* **Dataset records**:
▬▬▬▬▬▬

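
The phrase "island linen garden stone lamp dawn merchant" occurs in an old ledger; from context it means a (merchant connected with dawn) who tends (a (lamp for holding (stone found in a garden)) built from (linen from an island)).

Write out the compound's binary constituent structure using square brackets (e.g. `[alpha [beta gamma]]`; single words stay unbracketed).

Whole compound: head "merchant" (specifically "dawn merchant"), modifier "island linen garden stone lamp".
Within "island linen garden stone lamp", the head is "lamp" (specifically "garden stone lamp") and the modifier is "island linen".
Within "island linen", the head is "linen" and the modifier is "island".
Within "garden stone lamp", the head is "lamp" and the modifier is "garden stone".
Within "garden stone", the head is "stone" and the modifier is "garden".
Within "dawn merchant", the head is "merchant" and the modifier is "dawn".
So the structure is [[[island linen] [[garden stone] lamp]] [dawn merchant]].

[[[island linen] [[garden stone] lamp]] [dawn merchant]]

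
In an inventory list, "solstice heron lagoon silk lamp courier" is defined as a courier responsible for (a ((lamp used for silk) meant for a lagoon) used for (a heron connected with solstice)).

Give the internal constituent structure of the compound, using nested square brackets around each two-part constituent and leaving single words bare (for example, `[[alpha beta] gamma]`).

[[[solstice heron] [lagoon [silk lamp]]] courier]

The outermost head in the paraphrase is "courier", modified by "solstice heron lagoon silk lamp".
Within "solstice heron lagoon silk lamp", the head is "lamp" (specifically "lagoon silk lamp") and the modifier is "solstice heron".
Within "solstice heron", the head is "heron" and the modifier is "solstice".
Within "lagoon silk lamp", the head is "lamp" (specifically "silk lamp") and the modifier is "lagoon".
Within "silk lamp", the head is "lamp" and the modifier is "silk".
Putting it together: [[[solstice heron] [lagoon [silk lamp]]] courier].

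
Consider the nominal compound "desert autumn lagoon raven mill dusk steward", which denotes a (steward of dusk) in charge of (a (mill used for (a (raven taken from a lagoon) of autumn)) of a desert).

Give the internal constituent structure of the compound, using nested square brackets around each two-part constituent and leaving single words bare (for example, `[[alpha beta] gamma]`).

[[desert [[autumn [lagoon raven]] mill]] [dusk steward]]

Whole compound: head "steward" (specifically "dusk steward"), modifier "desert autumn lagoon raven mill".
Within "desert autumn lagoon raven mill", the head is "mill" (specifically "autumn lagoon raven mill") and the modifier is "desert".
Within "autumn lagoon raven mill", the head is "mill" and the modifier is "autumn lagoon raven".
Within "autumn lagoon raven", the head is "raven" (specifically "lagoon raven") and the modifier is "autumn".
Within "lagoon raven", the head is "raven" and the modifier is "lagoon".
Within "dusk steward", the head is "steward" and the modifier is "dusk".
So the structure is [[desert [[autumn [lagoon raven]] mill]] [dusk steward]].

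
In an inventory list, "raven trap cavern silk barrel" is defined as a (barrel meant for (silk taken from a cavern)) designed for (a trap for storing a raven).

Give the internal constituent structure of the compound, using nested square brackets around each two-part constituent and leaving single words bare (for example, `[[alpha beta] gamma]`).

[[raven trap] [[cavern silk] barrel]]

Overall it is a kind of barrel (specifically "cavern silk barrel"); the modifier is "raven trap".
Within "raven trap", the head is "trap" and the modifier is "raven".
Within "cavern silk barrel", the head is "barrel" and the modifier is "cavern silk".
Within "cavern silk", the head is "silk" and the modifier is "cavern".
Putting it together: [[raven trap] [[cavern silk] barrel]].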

▬▬▬▬▬▬

* **Problem to work on**: In the entries above, one line contains "connected with solstice))." and another contains "Consider the nominal". Reproduce exactly those two lines and the lines between them, nothing else.

* **Result of this exercise**:
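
In an inventory list, "solstice heron lagoon silk lamp courier" is defined as a courier responsible for (a ((lamp used for silk) meant for a lagoon) used for (a heron connected with solstice)).

Give the internal constituent structure of the compound, using nested square brackets around each two-part constituent and leaving single words bare (for example, `[[alpha beta] gamma]`).

[[[solstice heron] [lagoon [silk lamp]]] courier]

The outermost head in the paraphrase is "courier", modified by "solstice heron lagoon silk lamp".
Within "solstice heron lagoon silk lamp", the head is "lamp" (specifically "lagoon silk lamp") and the modifier is "solstice heron".
Within "solstice heron", the head is "heron" and the modifier is "solstice".
Within "lagoon silk lamp", the head is "lamp" (specifically "silk lamp") and the modifier is "lagoon".
Within "silk lamp", the head is "lamp" and the modifier is "silk".
Putting it together: [[[solstice heron] [lagoon [silk lamp]]] courier].

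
Consider the nominal compound "desert autumn lagoon raven mill dusk steward", which denotes a (steward of dusk) in charge of (a (mill used for (a (raven taken from a lagoon) of autumn)) of a desert).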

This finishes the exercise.